**Work to complete**
Every record below is to be retyped exactly.

**Data records**

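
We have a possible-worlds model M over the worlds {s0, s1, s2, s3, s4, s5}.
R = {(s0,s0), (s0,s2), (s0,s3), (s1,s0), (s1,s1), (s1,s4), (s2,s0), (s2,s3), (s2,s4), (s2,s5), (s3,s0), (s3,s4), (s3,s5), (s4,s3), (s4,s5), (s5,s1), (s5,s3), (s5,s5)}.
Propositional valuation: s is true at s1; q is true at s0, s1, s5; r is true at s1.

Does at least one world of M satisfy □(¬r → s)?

No

Let φ = □(¬r → s). Evaluate φ at each world:
  s0 (successors {s0, s2, s3}): φ is false.
  s1 (successors {s0, s1, s4}): φ is false.
  s2 (successors {s0, s3, s4, s5}): φ is false.
  s3 (successors {s0, s4, s5}): φ is false.
  s4 (successors {s3, s5}): φ is false.
  s5 (successors {s1, s3, s5}): φ is false.
For instance, at s1:
  At s1: □(¬r → s) requires ¬r → s at every successor {s0, s1, s4}.
    ¬r → s fails at s0, so □(¬r → s) is false at s1.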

**Exercise response**
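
We have a possible-worlds model M over the worlds {s0, s1, s2, s3, s4, s5}.
R = {(s0,s0), (s0,s2), (s0,s3), (s1,s0), (s1,s1), (s1,s4), (s2,s0), (s2,s3), (s2,s4), (s2,s5), (s3,s0), (s3,s4), (s3,s5), (s4,s3), (s4,s5), (s5,s1), (s5,s3), (s5,s5)}.
Propositional valuation: s is true at s1; q is true at s0, s1, s5; r is true at s1.

Does at least one world of M satisfy □(¬r → s)?

No

Let φ = □(¬r → s). Evaluate φ at each world:
  s0 (successors {s0, s2, s3}): φ is false.
  s1 (successors {s0, s1, s4}): φ is false.
  s2 (successors {s0, s3, s4, s5}): φ is false.
  s3 (successors {s0, s4, s5}): φ is false.
  s4 (successors {s3, s5}): φ is false.
  s5 (successors {s1, s3, s5}): φ is false.
For instance, at s1:
  At s1: □(¬r → s) requires ¬r → s at every successor {s0, s1, s4}.
    ¬r → s fails at s0, so □(¬r → s) is false at s1.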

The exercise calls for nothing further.